— Problem to solve —
All that should come back is the lines of the data below from the one containing "INT. SEASIDE AMUSEMENT ARCADE — DAWN" to the one containing "(1) A till pings", inclusive, exactly as they stand.

[Stored data entries]
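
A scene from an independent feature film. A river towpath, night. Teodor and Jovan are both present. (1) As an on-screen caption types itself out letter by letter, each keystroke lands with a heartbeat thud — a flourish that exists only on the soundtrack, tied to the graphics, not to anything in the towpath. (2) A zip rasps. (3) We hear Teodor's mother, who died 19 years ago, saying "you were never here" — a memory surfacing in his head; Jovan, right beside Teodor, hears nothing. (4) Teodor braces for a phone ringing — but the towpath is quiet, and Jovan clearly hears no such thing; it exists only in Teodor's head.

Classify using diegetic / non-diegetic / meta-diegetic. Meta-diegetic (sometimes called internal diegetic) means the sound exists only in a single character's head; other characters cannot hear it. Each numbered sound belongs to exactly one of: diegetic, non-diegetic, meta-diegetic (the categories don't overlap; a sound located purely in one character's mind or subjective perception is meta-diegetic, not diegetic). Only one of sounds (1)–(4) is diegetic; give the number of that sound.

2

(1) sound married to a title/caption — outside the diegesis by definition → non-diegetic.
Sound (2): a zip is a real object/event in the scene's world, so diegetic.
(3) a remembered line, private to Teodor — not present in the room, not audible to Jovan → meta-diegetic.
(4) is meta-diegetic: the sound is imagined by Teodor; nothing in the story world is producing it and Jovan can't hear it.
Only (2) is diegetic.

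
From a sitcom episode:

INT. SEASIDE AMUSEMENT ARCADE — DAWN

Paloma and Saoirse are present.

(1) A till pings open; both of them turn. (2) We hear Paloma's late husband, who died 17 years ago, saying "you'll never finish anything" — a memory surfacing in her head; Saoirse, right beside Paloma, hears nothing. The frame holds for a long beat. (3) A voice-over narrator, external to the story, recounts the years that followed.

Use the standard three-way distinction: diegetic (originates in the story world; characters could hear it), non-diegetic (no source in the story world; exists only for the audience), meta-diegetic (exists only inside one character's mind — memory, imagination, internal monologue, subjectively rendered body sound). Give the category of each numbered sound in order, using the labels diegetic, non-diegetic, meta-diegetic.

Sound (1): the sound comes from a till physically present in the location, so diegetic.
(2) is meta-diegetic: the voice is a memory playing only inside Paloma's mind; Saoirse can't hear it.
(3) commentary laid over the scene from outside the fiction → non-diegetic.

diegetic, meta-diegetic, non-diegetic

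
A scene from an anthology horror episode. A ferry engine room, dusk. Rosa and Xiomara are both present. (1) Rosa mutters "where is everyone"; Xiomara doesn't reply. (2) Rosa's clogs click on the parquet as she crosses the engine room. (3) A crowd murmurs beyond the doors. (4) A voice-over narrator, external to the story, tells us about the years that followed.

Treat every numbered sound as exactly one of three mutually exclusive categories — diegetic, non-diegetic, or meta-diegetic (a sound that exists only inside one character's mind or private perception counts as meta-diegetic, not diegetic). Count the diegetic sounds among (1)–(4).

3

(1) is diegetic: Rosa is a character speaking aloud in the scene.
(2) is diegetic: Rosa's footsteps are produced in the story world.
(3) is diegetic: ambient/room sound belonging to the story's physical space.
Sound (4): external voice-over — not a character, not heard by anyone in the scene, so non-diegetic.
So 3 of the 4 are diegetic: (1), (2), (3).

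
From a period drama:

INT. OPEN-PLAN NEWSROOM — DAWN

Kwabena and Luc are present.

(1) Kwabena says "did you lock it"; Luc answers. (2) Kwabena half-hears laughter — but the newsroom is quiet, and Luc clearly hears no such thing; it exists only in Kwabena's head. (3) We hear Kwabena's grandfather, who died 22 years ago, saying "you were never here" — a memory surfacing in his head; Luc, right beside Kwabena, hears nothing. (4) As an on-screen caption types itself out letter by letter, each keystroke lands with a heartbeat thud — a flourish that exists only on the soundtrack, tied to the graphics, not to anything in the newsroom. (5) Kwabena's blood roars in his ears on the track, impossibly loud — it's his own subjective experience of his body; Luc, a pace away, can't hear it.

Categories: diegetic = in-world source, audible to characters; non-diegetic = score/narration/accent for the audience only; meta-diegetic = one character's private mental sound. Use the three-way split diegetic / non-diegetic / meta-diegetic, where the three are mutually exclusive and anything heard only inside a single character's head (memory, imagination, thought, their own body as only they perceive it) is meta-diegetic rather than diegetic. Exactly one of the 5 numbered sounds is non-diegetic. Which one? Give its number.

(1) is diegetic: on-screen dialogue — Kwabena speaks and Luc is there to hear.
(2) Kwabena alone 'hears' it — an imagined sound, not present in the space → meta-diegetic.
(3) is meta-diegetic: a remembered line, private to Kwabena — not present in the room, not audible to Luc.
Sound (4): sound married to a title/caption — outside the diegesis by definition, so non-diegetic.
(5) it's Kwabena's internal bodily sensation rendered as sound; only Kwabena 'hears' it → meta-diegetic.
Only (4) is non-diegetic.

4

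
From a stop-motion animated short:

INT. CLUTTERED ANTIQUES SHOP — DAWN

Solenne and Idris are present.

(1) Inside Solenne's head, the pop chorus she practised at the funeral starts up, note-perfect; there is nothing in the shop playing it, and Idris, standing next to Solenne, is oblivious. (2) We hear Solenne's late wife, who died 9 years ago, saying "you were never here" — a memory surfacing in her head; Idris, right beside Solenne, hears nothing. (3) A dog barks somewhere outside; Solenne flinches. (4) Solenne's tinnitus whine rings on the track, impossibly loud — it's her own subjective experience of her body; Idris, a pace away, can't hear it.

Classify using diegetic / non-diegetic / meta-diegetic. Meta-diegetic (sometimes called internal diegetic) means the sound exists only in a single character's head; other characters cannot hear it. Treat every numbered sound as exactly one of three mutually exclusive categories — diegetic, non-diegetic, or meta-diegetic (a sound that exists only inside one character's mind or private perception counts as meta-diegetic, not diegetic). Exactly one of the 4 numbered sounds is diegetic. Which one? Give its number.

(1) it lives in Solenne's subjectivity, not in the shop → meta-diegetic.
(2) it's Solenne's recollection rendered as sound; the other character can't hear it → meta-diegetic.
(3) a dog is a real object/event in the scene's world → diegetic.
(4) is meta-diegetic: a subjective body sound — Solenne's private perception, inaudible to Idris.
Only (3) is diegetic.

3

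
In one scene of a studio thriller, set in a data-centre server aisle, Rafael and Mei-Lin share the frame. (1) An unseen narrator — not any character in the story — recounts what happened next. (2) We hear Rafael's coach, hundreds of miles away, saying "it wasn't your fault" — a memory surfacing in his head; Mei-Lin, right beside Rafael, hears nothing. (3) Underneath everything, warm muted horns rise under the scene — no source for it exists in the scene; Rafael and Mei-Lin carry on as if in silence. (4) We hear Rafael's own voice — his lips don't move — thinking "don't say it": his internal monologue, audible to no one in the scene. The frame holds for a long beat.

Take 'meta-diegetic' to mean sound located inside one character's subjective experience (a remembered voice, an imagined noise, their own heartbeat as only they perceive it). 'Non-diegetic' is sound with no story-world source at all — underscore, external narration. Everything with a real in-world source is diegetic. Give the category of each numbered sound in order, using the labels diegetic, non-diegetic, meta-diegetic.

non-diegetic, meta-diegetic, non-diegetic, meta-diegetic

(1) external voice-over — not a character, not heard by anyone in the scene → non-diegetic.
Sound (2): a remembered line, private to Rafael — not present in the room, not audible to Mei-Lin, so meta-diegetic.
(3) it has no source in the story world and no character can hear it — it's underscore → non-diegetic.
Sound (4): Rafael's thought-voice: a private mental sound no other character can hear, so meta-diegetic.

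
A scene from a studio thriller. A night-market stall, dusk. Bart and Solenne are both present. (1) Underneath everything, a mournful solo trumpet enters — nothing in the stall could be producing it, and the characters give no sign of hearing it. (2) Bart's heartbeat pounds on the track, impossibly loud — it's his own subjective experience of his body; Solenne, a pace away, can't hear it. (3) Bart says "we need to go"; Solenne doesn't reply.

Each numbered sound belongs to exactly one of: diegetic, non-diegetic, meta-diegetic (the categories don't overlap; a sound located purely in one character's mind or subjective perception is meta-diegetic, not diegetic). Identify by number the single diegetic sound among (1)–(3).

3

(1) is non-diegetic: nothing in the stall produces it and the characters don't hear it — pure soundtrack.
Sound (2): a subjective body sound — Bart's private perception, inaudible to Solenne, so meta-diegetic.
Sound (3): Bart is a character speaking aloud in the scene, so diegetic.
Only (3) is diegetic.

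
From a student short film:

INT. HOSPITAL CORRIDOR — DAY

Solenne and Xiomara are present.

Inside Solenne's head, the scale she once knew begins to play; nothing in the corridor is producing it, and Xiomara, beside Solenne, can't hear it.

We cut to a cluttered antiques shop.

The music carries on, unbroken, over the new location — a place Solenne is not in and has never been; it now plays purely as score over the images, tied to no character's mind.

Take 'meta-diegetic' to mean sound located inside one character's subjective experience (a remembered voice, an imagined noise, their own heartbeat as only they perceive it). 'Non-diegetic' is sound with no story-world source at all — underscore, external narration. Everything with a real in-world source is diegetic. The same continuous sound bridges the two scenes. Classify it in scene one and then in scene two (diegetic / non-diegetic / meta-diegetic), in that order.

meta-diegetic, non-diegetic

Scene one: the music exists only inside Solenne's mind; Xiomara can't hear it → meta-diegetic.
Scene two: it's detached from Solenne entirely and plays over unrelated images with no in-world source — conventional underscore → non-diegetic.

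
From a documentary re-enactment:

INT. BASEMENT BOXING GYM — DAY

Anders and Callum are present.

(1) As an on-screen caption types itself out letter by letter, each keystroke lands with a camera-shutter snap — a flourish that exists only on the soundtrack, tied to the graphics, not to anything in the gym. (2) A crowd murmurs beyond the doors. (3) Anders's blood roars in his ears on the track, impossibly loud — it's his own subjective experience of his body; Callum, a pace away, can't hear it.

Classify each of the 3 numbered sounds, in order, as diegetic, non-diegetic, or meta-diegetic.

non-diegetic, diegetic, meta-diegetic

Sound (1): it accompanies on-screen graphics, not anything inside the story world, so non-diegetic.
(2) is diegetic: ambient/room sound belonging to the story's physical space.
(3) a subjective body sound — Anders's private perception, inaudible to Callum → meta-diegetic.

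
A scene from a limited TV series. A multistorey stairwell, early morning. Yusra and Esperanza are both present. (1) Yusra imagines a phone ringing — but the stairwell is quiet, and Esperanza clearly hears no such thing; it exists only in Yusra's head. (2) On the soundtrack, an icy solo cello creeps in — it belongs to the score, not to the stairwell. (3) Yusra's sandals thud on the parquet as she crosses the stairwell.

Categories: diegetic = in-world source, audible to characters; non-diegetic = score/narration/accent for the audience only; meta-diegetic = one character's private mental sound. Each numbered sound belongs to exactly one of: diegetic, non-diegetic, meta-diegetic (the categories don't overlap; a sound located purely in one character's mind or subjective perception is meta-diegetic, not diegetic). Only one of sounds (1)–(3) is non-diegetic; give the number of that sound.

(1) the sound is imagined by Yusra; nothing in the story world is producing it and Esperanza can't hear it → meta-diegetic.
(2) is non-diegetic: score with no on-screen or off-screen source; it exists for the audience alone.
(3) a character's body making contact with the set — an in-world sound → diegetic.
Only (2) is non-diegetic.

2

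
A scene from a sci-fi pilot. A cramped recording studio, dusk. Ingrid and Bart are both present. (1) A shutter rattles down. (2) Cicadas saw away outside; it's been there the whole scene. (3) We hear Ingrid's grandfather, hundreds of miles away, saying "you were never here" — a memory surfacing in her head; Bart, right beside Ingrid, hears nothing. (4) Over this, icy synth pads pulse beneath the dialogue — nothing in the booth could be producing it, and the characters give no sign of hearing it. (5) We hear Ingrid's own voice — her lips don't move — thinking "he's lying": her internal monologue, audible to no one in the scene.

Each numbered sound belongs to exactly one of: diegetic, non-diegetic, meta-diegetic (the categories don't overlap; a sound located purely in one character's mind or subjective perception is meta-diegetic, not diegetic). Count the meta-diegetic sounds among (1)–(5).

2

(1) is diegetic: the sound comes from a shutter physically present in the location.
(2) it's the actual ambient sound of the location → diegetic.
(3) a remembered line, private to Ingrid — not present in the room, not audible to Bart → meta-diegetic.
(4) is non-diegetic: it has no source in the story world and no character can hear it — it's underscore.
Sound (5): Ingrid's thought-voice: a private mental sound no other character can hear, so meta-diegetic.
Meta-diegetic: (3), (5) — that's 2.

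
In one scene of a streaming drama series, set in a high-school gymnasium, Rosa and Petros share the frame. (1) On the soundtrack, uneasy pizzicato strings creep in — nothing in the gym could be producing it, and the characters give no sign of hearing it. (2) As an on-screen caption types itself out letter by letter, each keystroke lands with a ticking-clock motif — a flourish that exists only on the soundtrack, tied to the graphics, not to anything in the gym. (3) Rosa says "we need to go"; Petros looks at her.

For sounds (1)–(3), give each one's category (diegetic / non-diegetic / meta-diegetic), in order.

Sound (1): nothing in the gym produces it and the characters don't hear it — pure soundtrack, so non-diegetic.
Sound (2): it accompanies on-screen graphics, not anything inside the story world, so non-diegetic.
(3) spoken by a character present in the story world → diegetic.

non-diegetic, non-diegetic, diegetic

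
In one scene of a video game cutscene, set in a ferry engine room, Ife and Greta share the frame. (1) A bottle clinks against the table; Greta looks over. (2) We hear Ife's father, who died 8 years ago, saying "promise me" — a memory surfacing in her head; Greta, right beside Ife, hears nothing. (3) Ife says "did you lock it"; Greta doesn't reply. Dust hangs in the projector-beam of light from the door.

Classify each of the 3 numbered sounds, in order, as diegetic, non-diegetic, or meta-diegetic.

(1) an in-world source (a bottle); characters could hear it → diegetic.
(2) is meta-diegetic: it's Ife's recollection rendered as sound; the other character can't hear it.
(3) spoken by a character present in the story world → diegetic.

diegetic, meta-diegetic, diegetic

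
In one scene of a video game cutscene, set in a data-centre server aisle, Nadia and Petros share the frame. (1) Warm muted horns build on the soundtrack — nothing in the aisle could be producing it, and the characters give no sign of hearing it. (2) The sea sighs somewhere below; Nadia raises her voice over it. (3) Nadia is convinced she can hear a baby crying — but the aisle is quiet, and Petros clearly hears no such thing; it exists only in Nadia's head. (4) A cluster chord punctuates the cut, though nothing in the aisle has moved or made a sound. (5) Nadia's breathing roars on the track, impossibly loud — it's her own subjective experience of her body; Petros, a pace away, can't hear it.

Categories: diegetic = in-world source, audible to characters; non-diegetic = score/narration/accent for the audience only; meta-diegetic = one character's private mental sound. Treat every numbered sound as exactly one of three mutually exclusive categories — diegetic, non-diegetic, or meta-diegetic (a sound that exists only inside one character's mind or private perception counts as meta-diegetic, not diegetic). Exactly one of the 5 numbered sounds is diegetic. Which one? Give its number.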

— Exercise solution —
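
INT. SEASIDE AMUSEMENT ARCADE — DAWN

Paloma and Saoirse are present.

(1) A till pings open; both of them turn. (2) We hear Paloma's late husband, who died 17 years ago, saying "you'll never finish anything" — a memory surfacing in her head; Saoirse, right beside Paloma, hears nothing. The frame holds for a long beat. (3) A voice-over narrator, external to the story, recounts the years that followed.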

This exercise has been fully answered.